**Problem description**
The full set of records needs to be retyped exactly.

**Material supplied**
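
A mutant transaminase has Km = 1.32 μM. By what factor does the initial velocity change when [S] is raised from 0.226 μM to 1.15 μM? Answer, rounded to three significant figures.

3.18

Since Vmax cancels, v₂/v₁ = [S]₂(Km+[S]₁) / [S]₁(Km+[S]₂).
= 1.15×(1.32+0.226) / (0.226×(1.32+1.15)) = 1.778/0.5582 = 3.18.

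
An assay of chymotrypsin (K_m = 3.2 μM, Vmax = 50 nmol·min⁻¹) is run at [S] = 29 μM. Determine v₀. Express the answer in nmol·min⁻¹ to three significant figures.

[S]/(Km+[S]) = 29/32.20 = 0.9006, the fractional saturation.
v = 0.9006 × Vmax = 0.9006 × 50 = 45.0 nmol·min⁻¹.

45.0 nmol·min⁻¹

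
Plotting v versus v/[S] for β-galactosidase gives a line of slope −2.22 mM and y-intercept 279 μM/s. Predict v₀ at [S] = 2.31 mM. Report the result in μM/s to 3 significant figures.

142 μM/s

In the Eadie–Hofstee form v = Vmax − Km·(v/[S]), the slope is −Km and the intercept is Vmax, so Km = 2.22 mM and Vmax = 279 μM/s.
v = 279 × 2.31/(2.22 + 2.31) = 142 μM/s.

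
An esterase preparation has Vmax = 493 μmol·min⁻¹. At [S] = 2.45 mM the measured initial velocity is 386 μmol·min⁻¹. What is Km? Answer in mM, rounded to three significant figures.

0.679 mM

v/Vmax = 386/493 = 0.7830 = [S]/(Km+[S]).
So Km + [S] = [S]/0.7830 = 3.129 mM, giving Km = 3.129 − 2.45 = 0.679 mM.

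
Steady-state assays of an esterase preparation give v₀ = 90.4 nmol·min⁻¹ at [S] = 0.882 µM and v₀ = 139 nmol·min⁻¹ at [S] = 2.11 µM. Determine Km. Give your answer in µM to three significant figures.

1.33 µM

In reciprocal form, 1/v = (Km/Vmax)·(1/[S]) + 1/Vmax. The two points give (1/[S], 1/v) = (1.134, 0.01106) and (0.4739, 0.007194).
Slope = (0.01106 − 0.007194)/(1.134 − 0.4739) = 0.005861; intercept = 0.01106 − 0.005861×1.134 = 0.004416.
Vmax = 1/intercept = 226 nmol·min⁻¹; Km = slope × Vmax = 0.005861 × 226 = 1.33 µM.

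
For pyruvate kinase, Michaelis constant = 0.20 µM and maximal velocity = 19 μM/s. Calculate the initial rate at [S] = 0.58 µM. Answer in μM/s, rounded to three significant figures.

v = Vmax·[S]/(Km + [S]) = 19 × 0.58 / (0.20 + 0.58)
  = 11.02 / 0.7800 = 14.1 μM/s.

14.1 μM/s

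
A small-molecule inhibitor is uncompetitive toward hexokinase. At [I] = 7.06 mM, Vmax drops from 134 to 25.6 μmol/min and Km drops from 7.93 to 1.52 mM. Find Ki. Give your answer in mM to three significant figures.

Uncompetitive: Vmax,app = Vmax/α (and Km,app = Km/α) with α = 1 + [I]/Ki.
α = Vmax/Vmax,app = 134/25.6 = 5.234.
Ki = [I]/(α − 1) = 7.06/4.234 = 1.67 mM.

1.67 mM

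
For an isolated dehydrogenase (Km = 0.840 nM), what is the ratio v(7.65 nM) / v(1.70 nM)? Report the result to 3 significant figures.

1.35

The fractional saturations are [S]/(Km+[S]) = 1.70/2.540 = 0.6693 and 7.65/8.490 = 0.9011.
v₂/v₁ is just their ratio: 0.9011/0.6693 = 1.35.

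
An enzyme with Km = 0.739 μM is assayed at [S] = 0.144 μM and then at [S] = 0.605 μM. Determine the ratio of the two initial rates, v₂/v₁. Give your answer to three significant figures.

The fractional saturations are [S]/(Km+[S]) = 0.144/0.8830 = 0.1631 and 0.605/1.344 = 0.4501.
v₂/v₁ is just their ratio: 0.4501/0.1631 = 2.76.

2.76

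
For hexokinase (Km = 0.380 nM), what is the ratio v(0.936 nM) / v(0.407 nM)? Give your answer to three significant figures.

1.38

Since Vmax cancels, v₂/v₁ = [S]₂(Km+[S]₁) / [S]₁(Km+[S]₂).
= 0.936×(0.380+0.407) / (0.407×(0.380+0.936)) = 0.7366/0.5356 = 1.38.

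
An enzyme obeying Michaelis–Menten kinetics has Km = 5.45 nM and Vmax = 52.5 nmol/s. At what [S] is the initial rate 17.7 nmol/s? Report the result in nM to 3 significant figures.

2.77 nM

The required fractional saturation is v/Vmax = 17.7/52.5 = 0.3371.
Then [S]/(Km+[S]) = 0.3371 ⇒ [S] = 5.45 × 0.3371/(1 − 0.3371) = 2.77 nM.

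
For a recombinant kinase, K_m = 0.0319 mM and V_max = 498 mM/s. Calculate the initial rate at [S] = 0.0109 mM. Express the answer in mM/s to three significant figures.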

**Result for this exercise**
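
A mutant transaminase has Km = 1.32 μM. By what factor does the initial velocity change when [S] is raised from 0.226 μM to 1.15 μM? Answer, rounded to three significant figures.

3.18

Since Vmax cancels, v₂/v₁ = [S]₂(Km+[S]₁) / [S]₁(Km+[S]₂).
= 1.15×(1.32+0.226) / (0.226×(1.32+1.15)) = 1.778/0.5582 = 3.18.

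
An assay of chymotrypsin (K_m = 3.2 μM, Vmax = 50 nmol·min⁻¹) is run at [S] = 29 μM. Determine v₀. Express the answer in nmol·min⁻¹ to three significant figures.

[S]/(Km+[S]) = 29/32.20 = 0.9006, the fractional saturation.
v = 0.9006 × Vmax = 0.9006 × 50 = 45.0 nmol·min⁻¹.

45.0 nmol·min⁻¹

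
Plotting v versus v/[S] for β-galactosidase gives a line of slope −2.22 mM and y-intercept 279 μM/s. Predict v₀ at [S] = 2.31 mM. Report the result in μM/s to 3 significant figures.

142 μM/s

In the Eadie–Hofstee form v = Vmax − Km·(v/[S]), the slope is −Km and the intercept is Vmax, so Km = 2.22 mM and Vmax = 279 μM/s.
v = 279 × 2.31/(2.22 + 2.31) = 142 μM/s.

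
An esterase preparation has Vmax = 493 μmol·min⁻¹. At [S] = 2.45 mM the measured initial velocity is 386 μmol·min⁻¹. What is Km? Answer in mM, rounded to three significant figures.

0.679 mM

v/Vmax = 386/493 = 0.7830 = [S]/(Km+[S]).
So Km + [S] = [S]/0.7830 = 3.129 mM, giving Km = 3.129 − 2.45 = 0.679 mM.

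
Steady-state assays of an esterase preparation give v₀ = 90.4 nmol·min⁻¹ at [S] = 0.882 µM and v₀ = 139 nmol·min⁻¹ at [S] = 2.11 µM. Determine Km. Give your answer in µM to three significant figures.

1.33 µM

In reciprocal form, 1/v = (Km/Vmax)·(1/[S]) + 1/Vmax. The two points give (1/[S], 1/v) = (1.134, 0.01106) and (0.4739, 0.007194).
Slope = (0.01106 − 0.007194)/(1.134 − 0.4739) = 0.005861; intercept = 0.01106 − 0.005861×1.134 = 0.004416.
Vmax = 1/intercept = 226 nmol·min⁻¹; Km = slope × Vmax = 0.005861 × 226 = 1.33 µM.

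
For pyruvate kinase, Michaelis constant = 0.20 µM and maximal velocity = 19 μM/s. Calculate the initial rate at [S] = 0.58 µM. Answer in μM/s, rounded to three significant figures.

v = Vmax·[S]/(Km + [S]) = 19 × 0.58 / (0.20 + 0.58)
  = 11.02 / 0.7800 = 14.1 μM/s.

14.1 μM/s

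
A small-molecule inhibitor is uncompetitive toward hexokinase. At [I] = 7.06 mM, Vmax drops from 134 to 25.6 μmol/min and Km drops from 7.93 to 1.52 mM. Find Ki. Give your answer in mM to three significant figures.

Uncompetitive: Vmax,app = Vmax/α (and Km,app = Km/α) with α = 1 + [I]/Ki.
α = Vmax/Vmax,app = 134/25.6 = 5.234.
Ki = [I]/(α − 1) = 7.06/4.234 = 1.67 mM.

1.67 mM

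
For an isolated dehydrogenase (Km = 0.840 nM), what is the ratio v(7.65 nM) / v(1.70 nM)? Report the result to 3 significant figures.

1.35

The fractional saturations are [S]/(Km+[S]) = 1.70/2.540 = 0.6693 and 7.65/8.490 = 0.9011.
v₂/v₁ is just their ratio: 0.9011/0.6693 = 1.35.

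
An enzyme with Km = 0.739 μM is assayed at [S] = 0.144 μM and then at [S] = 0.605 μM. Determine the ratio of the two initial rates, v₂/v₁. Give your answer to three significant figures.

The fractional saturations are [S]/(Km+[S]) = 0.144/0.8830 = 0.1631 and 0.605/1.344 = 0.4501.
v₂/v₁ is just their ratio: 0.4501/0.1631 = 2.76.

2.76

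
For hexokinase (Km = 0.380 nM), what is the ratio v(0.936 nM) / v(0.407 nM)? Give your answer to three significant figures.

1.38

Since Vmax cancels, v₂/v₁ = [S]₂(Km+[S]₁) / [S]₁(Km+[S]₂).
= 0.936×(0.380+0.407) / (0.407×(0.380+0.936)) = 0.7366/0.5356 = 1.38.

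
An enzyme obeying Michaelis–Menten kinetics has Km = 5.45 nM and Vmax = 52.5 nmol/s. At what [S] is the initial rate 17.7 nmol/s? Report the result in nM to 3 significant figures.

2.77 nM

The required fractional saturation is v/Vmax = 17.7/52.5 = 0.3371.
Then [S]/(Km+[S]) = 0.3371 ⇒ [S] = 5.45 × 0.3371/(1 − 0.3371) = 2.77 nM.

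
For a recombinant kinase, K_m = 0.0319 mM and V_max = 498 mM/s. Calculate the initial rate at [S] = 0.0109 mM. Express the answer in mM/s to three significant figures.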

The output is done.